_Problem to solve_
Please write out, exactly, every line of the listing from its first line through the one that includes "Answer: 118121/14280 ≈ 8.2718".

§ §

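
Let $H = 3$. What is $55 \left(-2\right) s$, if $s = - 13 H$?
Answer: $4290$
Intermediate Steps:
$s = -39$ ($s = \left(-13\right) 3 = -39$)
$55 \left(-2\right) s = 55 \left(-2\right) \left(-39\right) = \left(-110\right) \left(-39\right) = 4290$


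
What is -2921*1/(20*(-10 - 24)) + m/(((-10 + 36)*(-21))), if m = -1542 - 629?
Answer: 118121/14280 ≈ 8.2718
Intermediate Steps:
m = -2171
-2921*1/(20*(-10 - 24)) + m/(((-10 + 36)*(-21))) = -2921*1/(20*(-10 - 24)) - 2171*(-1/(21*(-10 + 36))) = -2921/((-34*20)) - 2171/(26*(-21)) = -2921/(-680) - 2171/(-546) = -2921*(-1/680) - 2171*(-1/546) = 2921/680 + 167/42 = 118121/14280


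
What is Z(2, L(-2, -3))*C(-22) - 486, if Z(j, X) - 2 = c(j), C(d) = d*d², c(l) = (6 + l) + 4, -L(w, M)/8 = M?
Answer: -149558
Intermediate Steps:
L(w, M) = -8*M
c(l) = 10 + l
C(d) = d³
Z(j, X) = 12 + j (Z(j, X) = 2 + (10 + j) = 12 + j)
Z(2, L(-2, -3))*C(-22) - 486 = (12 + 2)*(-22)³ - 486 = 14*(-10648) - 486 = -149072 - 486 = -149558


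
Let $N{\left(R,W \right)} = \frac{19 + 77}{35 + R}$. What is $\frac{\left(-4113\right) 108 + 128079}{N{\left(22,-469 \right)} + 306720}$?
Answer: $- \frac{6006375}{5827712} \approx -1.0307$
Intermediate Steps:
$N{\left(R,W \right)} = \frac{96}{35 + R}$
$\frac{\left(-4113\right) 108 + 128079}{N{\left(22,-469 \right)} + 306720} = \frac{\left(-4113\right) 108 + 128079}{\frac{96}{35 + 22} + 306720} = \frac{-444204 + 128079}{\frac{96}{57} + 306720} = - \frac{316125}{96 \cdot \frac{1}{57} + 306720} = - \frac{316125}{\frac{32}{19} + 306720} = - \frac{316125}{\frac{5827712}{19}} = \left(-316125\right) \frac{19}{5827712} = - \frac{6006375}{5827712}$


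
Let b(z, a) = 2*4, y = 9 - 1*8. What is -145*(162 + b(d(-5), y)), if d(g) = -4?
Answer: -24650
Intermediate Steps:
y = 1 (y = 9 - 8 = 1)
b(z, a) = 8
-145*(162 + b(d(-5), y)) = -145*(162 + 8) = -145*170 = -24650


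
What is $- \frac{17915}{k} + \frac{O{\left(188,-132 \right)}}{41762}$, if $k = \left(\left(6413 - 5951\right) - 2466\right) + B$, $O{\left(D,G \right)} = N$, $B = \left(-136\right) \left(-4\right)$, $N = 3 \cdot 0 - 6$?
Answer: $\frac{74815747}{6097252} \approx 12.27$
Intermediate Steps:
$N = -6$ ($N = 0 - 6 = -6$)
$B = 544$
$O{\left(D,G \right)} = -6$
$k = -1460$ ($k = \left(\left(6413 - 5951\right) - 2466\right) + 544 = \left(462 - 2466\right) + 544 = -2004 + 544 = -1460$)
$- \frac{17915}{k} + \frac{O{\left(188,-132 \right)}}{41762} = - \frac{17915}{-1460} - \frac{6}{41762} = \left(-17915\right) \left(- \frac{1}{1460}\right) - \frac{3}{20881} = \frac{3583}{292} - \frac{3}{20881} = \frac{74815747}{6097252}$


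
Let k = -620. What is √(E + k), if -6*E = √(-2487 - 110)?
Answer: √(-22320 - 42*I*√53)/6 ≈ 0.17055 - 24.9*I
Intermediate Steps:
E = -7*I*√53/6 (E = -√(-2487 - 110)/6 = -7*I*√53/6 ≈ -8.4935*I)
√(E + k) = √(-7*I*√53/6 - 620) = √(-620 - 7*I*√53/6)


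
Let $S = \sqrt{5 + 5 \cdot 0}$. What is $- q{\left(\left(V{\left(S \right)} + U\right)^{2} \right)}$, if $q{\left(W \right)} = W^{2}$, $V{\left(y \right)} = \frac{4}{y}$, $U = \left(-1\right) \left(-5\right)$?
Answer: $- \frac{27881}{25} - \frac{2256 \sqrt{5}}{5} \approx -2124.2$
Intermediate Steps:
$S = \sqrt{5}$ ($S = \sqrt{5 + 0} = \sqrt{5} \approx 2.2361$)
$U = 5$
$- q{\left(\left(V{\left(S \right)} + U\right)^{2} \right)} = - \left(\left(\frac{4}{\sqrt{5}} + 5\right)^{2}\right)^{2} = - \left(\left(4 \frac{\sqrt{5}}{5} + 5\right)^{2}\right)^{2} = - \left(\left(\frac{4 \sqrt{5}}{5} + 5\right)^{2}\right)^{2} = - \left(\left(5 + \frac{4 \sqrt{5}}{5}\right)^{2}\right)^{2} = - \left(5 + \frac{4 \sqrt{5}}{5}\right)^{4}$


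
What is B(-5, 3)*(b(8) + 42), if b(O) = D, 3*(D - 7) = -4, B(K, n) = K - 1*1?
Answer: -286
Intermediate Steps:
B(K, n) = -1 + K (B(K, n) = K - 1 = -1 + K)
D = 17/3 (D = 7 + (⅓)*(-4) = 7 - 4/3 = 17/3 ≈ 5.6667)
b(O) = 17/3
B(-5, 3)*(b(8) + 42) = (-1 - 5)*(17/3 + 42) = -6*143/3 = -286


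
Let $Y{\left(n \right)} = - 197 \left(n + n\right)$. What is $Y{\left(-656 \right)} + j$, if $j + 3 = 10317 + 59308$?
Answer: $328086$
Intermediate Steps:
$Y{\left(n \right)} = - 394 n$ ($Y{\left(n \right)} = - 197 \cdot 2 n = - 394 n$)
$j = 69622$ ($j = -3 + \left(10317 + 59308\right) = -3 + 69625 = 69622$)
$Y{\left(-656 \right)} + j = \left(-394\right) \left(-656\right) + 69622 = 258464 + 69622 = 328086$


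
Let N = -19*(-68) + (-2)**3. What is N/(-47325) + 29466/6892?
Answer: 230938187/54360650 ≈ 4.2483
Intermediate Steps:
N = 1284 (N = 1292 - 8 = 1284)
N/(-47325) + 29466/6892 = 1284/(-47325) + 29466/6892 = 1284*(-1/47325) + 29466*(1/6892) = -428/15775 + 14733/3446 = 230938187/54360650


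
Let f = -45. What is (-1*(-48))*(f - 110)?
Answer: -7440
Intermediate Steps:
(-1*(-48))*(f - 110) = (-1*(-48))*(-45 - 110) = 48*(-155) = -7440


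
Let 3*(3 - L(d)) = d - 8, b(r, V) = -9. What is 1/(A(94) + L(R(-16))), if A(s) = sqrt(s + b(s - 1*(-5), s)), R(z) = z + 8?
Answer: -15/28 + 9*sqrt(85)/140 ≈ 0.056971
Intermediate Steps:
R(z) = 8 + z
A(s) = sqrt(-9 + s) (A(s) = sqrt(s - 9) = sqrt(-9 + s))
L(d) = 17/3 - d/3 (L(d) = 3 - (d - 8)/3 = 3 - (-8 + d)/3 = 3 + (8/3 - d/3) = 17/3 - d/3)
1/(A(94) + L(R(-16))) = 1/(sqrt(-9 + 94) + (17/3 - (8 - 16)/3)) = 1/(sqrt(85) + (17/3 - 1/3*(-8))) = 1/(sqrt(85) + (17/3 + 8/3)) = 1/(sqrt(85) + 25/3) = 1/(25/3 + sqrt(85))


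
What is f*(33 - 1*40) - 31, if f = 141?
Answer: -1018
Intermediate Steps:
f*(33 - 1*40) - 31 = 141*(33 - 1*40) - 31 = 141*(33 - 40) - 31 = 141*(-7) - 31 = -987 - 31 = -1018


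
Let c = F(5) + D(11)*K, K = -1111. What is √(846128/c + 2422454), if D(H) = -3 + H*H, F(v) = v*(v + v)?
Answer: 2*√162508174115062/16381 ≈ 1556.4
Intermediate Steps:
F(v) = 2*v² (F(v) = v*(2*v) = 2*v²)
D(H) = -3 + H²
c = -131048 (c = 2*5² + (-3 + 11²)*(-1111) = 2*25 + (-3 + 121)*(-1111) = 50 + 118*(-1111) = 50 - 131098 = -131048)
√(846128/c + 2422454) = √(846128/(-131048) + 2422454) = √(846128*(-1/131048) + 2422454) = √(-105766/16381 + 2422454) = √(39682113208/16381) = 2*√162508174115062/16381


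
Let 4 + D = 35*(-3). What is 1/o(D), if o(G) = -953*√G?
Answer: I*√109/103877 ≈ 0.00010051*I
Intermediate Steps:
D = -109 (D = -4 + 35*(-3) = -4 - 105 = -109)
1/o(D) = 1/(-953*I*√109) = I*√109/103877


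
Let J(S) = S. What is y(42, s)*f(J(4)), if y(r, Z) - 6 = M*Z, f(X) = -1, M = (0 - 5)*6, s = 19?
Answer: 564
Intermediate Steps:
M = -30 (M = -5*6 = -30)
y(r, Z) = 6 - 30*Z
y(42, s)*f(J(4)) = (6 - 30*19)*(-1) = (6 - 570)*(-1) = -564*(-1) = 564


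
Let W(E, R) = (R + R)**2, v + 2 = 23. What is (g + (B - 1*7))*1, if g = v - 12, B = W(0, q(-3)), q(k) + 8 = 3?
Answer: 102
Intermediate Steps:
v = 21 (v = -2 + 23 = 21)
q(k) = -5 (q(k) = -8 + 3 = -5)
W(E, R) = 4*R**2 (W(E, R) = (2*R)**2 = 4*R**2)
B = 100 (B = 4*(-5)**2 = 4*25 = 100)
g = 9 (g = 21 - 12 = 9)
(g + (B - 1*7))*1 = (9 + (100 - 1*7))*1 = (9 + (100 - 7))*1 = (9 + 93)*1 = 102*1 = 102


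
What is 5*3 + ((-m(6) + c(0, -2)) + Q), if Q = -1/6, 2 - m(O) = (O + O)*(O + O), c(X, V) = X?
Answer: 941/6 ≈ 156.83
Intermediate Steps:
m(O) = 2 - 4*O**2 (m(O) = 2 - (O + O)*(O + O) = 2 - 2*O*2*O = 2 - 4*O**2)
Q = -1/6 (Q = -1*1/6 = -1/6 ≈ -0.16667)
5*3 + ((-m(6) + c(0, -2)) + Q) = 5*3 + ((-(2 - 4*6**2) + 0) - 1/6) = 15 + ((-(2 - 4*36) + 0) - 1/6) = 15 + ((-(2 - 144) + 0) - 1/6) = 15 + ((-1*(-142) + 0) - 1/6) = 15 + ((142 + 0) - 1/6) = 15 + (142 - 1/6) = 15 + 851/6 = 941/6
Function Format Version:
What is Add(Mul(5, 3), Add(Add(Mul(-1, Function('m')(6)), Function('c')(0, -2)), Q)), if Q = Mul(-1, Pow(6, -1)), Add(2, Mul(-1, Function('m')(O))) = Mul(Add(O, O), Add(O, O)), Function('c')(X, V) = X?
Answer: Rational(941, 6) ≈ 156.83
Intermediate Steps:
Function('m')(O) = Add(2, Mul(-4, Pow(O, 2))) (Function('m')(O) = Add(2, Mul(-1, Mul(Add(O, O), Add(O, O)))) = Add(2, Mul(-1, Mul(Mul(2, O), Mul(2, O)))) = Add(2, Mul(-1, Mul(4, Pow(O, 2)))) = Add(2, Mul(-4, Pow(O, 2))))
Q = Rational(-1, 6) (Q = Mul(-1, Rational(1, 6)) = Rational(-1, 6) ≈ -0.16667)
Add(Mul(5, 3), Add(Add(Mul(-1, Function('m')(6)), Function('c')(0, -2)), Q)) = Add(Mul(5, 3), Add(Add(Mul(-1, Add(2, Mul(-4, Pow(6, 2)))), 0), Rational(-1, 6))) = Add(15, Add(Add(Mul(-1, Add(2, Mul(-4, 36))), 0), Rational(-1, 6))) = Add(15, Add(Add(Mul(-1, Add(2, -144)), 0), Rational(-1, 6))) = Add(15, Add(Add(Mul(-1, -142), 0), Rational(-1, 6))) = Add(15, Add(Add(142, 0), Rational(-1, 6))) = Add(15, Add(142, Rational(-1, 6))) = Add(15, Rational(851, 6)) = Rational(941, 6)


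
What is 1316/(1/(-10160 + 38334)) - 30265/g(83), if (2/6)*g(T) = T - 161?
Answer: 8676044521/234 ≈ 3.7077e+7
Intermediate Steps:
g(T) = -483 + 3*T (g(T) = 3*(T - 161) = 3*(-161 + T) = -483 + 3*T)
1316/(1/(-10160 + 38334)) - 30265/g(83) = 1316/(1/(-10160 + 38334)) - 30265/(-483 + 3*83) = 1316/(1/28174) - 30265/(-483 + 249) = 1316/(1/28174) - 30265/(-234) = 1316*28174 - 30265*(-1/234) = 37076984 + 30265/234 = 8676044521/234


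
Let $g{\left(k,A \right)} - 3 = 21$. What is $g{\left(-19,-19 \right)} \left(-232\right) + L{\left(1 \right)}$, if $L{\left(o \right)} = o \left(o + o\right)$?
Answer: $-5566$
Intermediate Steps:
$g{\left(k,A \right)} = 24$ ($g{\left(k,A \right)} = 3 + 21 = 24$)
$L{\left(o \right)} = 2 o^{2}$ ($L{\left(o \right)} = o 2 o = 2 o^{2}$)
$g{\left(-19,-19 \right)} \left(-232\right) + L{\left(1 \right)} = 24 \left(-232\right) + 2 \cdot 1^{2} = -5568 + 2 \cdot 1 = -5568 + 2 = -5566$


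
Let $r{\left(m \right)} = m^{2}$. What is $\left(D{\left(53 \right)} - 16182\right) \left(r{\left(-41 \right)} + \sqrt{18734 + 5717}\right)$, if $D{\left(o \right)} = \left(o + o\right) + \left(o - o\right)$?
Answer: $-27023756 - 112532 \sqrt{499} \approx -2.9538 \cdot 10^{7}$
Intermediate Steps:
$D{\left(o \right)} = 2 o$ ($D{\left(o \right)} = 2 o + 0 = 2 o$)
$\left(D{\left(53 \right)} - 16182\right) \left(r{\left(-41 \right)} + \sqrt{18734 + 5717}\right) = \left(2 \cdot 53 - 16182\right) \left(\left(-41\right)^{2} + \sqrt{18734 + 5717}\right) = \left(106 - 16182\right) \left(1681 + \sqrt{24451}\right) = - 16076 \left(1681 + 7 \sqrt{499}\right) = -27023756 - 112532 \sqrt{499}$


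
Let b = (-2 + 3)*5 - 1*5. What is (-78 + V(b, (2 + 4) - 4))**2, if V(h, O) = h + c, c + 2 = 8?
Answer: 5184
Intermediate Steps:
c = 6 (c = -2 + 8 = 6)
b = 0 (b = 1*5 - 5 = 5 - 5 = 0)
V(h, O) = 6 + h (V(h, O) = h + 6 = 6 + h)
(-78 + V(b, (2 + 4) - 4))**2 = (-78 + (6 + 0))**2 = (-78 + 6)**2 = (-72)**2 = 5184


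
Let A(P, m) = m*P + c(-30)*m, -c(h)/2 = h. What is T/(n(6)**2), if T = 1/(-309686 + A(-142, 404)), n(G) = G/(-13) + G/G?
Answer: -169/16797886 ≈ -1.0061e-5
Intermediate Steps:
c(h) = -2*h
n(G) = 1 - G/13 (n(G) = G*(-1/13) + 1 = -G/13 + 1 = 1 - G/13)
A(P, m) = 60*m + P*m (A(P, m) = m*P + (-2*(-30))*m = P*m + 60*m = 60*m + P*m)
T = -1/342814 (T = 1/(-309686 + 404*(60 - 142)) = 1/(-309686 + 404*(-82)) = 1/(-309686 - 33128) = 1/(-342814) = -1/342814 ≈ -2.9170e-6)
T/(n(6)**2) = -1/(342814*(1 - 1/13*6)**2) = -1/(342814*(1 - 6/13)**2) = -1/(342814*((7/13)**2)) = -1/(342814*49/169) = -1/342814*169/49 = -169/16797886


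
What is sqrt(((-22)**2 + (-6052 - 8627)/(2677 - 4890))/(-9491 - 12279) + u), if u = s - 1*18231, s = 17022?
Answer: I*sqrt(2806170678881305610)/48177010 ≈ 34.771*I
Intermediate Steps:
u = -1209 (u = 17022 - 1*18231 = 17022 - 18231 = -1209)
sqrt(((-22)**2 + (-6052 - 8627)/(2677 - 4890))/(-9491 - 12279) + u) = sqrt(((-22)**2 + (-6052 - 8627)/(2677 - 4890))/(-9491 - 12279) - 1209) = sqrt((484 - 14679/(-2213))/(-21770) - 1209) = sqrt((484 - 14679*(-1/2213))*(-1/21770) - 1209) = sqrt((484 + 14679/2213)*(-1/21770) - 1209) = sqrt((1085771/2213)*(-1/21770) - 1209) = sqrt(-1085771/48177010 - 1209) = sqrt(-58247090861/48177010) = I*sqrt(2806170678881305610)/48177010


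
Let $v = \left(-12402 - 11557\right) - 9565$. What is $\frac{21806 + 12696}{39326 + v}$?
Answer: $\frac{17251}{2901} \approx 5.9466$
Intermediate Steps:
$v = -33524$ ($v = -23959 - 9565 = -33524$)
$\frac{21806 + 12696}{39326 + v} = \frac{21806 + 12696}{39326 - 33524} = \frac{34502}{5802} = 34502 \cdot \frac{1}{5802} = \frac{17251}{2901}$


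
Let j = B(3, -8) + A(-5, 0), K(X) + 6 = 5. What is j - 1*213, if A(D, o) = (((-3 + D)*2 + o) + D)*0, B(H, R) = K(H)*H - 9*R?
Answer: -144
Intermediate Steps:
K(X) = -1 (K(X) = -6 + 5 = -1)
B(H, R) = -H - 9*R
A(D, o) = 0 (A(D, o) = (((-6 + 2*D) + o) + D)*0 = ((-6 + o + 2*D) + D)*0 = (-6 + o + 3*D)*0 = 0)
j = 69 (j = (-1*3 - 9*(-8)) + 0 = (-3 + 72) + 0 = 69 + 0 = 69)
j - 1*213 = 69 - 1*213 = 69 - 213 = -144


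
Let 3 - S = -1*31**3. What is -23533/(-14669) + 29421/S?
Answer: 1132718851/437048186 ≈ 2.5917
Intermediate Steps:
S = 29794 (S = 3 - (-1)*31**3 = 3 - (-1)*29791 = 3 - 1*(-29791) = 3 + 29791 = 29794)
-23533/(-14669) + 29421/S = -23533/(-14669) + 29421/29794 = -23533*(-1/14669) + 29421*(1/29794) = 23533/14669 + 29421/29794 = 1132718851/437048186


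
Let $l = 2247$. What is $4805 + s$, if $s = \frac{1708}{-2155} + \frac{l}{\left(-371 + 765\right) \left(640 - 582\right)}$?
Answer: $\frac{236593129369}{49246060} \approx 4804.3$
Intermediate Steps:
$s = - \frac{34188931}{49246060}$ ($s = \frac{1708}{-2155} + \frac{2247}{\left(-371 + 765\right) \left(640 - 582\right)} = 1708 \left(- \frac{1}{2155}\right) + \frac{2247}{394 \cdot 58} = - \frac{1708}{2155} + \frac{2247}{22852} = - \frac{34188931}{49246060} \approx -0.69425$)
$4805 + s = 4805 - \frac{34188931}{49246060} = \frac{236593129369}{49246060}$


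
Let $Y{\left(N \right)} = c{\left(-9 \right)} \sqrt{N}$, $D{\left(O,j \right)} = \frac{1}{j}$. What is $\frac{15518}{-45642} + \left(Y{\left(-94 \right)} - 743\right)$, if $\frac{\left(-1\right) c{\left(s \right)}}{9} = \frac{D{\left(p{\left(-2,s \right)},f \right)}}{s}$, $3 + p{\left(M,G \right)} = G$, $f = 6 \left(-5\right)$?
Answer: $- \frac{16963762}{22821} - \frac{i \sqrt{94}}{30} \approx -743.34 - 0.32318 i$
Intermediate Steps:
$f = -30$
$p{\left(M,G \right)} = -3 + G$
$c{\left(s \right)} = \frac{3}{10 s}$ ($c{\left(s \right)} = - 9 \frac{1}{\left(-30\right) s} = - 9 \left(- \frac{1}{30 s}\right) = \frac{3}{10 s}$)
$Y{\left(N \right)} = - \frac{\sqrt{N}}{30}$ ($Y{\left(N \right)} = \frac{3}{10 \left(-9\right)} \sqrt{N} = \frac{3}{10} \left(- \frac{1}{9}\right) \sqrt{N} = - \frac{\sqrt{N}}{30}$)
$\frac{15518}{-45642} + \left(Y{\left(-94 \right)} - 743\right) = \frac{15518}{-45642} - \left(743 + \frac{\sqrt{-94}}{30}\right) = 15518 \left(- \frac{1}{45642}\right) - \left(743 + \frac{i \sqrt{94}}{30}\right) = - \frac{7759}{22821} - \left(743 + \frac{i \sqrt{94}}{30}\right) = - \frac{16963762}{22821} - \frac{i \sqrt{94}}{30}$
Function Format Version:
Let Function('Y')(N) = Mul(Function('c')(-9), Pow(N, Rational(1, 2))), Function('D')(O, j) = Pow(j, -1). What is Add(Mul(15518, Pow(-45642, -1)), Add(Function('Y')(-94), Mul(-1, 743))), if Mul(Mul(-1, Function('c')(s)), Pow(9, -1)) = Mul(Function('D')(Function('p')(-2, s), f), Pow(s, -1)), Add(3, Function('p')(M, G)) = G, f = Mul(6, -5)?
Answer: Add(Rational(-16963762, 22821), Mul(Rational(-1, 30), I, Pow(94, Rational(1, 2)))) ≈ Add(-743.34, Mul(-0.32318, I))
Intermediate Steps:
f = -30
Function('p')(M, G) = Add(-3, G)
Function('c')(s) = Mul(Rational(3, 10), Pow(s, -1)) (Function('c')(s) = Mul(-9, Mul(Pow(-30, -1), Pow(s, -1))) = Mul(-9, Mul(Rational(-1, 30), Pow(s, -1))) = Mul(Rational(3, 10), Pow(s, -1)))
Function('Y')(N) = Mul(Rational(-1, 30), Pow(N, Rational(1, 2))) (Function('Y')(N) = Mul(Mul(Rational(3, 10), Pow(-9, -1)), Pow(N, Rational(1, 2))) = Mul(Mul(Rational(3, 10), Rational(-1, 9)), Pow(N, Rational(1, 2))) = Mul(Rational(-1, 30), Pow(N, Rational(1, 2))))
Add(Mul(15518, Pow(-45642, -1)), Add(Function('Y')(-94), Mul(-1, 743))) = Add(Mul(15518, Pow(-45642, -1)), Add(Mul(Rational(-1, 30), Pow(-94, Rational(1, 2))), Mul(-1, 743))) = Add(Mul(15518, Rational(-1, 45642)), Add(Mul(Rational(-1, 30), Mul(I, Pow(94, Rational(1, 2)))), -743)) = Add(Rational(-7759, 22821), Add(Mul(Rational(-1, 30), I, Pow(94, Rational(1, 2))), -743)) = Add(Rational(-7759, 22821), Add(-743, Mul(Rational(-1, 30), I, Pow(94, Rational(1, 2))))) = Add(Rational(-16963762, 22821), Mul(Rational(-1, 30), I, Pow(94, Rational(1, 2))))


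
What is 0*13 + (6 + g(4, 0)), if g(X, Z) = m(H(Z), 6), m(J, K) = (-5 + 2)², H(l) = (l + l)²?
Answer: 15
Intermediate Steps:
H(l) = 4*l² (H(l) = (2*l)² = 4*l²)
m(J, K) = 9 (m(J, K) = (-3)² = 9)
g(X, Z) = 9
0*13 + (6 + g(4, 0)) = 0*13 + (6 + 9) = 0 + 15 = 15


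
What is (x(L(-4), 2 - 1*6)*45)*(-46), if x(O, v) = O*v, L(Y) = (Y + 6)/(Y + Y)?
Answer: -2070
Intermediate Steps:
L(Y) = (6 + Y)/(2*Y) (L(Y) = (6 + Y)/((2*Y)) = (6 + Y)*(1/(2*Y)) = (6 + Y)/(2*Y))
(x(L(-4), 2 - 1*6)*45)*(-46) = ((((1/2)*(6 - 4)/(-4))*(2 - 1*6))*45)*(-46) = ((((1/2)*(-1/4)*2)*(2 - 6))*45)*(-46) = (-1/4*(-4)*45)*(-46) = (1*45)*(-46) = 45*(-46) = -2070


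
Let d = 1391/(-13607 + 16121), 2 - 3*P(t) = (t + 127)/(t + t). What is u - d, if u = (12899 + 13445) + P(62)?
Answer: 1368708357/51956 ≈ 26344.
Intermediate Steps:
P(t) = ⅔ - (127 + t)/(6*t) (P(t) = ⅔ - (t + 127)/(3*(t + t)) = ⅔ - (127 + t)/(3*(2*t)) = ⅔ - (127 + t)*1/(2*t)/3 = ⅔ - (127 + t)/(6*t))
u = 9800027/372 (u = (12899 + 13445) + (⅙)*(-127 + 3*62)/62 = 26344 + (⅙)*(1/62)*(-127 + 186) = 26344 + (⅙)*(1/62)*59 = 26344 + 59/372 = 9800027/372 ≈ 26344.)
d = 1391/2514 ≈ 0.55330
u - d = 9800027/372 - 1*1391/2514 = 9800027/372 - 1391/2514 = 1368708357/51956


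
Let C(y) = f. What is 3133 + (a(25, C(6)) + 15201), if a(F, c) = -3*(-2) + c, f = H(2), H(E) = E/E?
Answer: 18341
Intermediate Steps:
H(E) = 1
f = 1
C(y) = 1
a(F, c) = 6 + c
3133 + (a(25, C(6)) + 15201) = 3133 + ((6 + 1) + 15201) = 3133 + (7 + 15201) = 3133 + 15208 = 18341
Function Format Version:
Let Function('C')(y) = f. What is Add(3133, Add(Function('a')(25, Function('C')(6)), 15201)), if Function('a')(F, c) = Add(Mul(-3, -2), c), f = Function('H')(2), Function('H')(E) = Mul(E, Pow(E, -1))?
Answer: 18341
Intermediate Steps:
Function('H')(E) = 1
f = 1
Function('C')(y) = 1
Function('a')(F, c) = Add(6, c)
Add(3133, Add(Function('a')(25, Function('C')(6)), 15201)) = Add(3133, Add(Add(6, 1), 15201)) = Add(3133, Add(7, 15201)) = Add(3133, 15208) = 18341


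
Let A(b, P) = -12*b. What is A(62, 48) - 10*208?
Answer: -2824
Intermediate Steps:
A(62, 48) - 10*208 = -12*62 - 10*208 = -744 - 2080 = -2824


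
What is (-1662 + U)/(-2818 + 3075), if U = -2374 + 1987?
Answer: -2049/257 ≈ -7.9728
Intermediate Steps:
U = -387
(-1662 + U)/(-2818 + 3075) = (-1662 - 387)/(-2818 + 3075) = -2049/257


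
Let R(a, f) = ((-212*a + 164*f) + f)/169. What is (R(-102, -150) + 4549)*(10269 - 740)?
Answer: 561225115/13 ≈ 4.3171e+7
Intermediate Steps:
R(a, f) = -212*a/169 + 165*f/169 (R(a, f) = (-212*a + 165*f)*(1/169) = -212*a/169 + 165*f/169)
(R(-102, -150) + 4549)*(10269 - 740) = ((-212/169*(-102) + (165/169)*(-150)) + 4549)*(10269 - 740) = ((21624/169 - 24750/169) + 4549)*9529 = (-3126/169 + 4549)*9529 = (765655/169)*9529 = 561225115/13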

§ §

_Answer section_
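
Let $H = 3$. What is $55 \left(-2\right) s$, if $s = - 13 H$?
Answer: $4290$
Intermediate Steps:
$s = -39$ ($s = \left(-13\right) 3 = -39$)
$55 \left(-2\right) s = 55 \left(-2\right) \left(-39\right) = \left(-110\right) \left(-39\right) = 4290$


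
What is -2921*1/(20*(-10 - 24)) + m/(((-10 + 36)*(-21))), if m = -1542 - 629?
Answer: 118121/14280 ≈ 8.2718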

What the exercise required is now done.